EXERCISE INPUT START

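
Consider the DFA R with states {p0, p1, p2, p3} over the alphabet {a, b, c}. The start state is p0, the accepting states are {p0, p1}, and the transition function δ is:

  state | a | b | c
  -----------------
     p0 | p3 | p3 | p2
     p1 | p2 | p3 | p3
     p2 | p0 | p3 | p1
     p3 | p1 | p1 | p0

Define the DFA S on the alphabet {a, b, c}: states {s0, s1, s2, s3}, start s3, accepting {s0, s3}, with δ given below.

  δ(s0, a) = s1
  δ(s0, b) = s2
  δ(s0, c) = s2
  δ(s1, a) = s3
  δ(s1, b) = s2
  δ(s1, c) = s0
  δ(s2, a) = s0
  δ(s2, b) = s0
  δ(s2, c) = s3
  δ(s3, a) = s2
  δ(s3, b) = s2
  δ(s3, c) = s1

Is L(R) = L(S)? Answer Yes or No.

Exploring the product automaton R × S from the start pair (p0, s3), following both machines on each input symbol, reaches 4 state pairs: (p0, s3), (p3, s2), (p2, s1), (p1, s0).
R accepts in {p0, p1} and S accepts in {s0, s3}. In every reachable pair the two components are either both accepting — (p0, s3), (p1, s0) — or both non-accepting, so no string is accepted by exactly one of the machines: L(R) \ L(S) and L(S) \ L(R) are both empty.
Hence every string is accepted by R iff it is accepted by S, and the two languages coincide.

Yes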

EXERCISE INPUT END

**EXERCISE**
The response should consist of every record above, reproduced exactly.

**EXERCISE SOLUTION**
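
Consider the DFA R with states {p0, p1, p2, p3} over the alphabet {a, b, c}. The start state is p0, the accepting states are {p0, p1}, and the transition function δ is:

  state | a | b | c
  -----------------
     p0 | p3 | p3 | p2
     p1 | p2 | p3 | p3
     p2 | p0 | p3 | p1
     p3 | p1 | p1 | p0

Define the DFA S on the alphabet {a, b, c}: states {s0, s1, s2, s3}, start s3, accepting {s0, s3}, with δ given below.

  δ(s0, a) = s1
  δ(s0, b) = s2
  δ(s0, c) = s2
  δ(s1, a) = s3
  δ(s1, b) = s2
  δ(s1, c) = s0
  δ(s2, a) = s0
  δ(s2, b) = s0
  δ(s2, c) = s3
  δ(s3, a) = s2
  δ(s3, b) = s2
  δ(s3, c) = s1

Is L(R) = L(S)? Answer Yes or No.

Exploring the product automaton R × S from the start pair (p0, s3), following both machines on each input symbol, reaches 4 state pairs: (p0, s3), (p3, s2), (p2, s1), (p1, s0).
R accepts in {p0, p1} and S accepts in {s0, s3}. In every reachable pair the two components are either both accepting — (p0, s3), (p1, s0) — or both non-accepting, so no string is accepted by exactly one of the machines: L(R) \ L(S) and L(S) \ L(R) are both empty.
Hence every string is accepted by R iff it is accepted by S, and the two languages coincide.

Yes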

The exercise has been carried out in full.